→ **Problem**: Below are entries; copy exactly the lines from the one with "Divide the total" through the one with "The partners are Quinlan", both included, and leave out the rest.

→ **Records for this task**:
---
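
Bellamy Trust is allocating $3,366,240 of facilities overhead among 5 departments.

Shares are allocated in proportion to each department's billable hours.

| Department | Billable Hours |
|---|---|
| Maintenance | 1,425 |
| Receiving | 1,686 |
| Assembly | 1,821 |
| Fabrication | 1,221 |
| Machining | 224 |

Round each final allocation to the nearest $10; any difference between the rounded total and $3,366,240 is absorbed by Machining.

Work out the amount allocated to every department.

Billable hours total: 6,377.
Pro-rata amounts: Maintenance 1,425/6,377 × $3,366,240 = 752,217.66; Receiving 1,686/6,377 × $3,366,240 = 889,992.26; Assembly 1,821/6,377 × $3,366,240 = 961,254.99; Fabrication 1,221/6,377 × $3,366,240 = 644,531.76; Machining 224/6,377 × $3,366,240 = 118,243.34.
After rounding ($10): Maintenance $752,220; Receiving $889,990; Assembly $961,250; Fabrication $644,530; Machining $118,240. Sum = $3,366,230.
Difference $3,366,240 − $3,366,230 = +$10 applied to Machining: Machining becomes $118,250.

Maintenance: $752,220; Receiving: $889,990; Assembly: $961,250; Fabrication: $644,530; Machining: $118,250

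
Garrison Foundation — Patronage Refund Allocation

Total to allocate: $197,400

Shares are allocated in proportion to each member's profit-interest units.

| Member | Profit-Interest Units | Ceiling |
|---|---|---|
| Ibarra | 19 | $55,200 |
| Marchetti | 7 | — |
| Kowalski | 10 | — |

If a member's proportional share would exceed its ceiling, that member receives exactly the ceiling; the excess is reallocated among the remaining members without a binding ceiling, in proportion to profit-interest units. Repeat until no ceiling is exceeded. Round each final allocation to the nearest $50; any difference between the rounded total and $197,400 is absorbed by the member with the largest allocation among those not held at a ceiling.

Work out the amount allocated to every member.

Profit-interest units total: 36.
Pro-rata shares before constraints: Ibarra 104,183.33; Marchetti 38,383.33; Kowalski 54,833.33.
Cap binds for Ibarra ($55,200); remaining pool $142,200 reallocated over remaining profit-interest units 17.
Redistributed shares: Marchetti 58,552.94 → $58,550; Kowalski 83,647.06 → $83,650.

Ibarra: $55,200; Marchetti: $58,550; Kowalski: $83,650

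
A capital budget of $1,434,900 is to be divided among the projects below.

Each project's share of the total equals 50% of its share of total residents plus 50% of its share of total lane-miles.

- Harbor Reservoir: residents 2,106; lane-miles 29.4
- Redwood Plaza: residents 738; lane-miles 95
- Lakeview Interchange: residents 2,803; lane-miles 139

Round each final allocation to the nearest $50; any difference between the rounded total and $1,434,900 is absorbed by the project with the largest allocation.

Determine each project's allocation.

Harbor Reservoir: $347,650 · Redwood Plaza: $352,500 · Lakeview Interchange: $734,750

Totals — residents 5,647, lane-miles 263.4.
Composite weights (50% residents + 50% lane-miles): Harbor Reservoir 0.2423; Redwood Plaza 0.2457; Lakeview Interchange 0.5120.
Proportional shares: Harbor Reservoir 347,646.64; Redwood Plaza 352,524.11; Lakeview Interchange 734,729.25.
At nearest $50: Harbor Reservoir $347,650; Redwood Plaza $352,500; Lakeview Interchange $734,750. Sum = $1,434,900.
No rounding difference to absorb.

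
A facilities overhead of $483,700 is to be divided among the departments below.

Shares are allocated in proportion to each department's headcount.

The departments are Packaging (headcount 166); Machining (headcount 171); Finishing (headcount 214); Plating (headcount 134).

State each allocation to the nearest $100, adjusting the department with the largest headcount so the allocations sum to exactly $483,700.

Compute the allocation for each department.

Total headcount = 685.
Raw shares: Packaging 166/685 × $483,700 = 117,217.81; Machining 171/685 × $483,700 = 120,748.47; Finishing 214/685 × $483,700 = 151,112.12; Plating 134/685 × $483,700 = 94,621.61.
After rounding ($100): Packaging $117,200; Machining $120,700; Finishing $151,100; Plating $94,600. Sum = $483,600.
Difference $483,700 − $483,600 = +$100 applied to largest headcount (Finishing): Finishing becomes $151,200.

Packaging: $117,200; Machining: $120,700; Finishing: $151,200; Plating: $94,600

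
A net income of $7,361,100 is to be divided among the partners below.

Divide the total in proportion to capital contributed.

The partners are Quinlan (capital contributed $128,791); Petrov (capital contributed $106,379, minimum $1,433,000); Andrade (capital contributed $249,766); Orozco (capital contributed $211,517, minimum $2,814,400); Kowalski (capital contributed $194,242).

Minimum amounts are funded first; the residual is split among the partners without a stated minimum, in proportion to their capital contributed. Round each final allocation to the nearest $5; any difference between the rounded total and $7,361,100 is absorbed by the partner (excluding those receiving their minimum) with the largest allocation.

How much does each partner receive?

Quinlan: $700,100 · Petrov: $1,433,000 · Andrade: $1,357,710 · Orozco: $2,814,400 · Kowalski: $1,055,890

Fund the minimums — Petrov $1,433,000; Orozco $2,814,400. Remaining pool $3,113,700.
Remaining pool split over remaining capital contributed 572,799: Quinlan 700,099.92 → $700,100; Andrade 1,357,712.56 → $1,357,715; Kowalski 1,055,887.52 → $1,055,890.
Rounding difference −$5 applied to Andrade → $1,357,710.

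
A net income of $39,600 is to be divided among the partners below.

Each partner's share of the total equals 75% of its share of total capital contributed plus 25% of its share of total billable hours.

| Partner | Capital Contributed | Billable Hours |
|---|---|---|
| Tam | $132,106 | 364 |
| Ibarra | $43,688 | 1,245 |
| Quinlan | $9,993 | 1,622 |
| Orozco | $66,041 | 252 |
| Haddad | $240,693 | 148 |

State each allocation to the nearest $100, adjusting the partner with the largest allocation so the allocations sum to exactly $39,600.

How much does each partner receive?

Tam: $9,000; Ibarra: $6,000; Quinlan: $5,000; Orozco: $4,700; Haddad: $14,900

Totals — capital contributed 492,521, billable hours 3,631.
Blended shares (75% capital contributed + 25% billable hours): Tam 0.2262; Ibarra 0.1522; Quinlan 0.1269; Orozco 0.1179; Haddad 0.3767.
Raw shares: Tam 8,958.71; Ibarra 6,028.99; Quinlan 5,025.02; Orozco 4,669.49; Haddad 14,917.79.
After rounding ($100): Tam $9,000; Ibarra $6,000; Quinlan $5,000; Orozco $4,700; Haddad $14,900. Sum = $39,600.
Sum already equals the total — no adjustment.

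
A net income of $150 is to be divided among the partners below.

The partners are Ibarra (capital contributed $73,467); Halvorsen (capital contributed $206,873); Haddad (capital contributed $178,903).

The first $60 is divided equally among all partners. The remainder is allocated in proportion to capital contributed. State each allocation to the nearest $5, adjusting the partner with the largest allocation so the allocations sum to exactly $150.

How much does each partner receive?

First tranche $60 split equally: $20 each.
Remainder $90 by capital contributed (total 459,243): Ibarra 14.40 → $15; Halvorsen 40.54 → $40; Haddad 35.06 → $35.
Totals: Ibarra $20 + $15 = $35; Halvorsen $20 + $40 = $60; Haddad $20 + $35 = $55.

Ibarra: $35 · Halvorsen: $60 · Haddad: $55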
---
→ **Answer for this exercise**:
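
Divide the total in proportion to capital contributed.

The partners are Quinlan (capital contributed $128,791); Petrov (capital contributed $106,379, minimum $1,433,000); Andrade (capital contributed $249,766); Orozco (capital contributed $211,517, minimum $2,814,400); Kowalski (capital contributed $194,242).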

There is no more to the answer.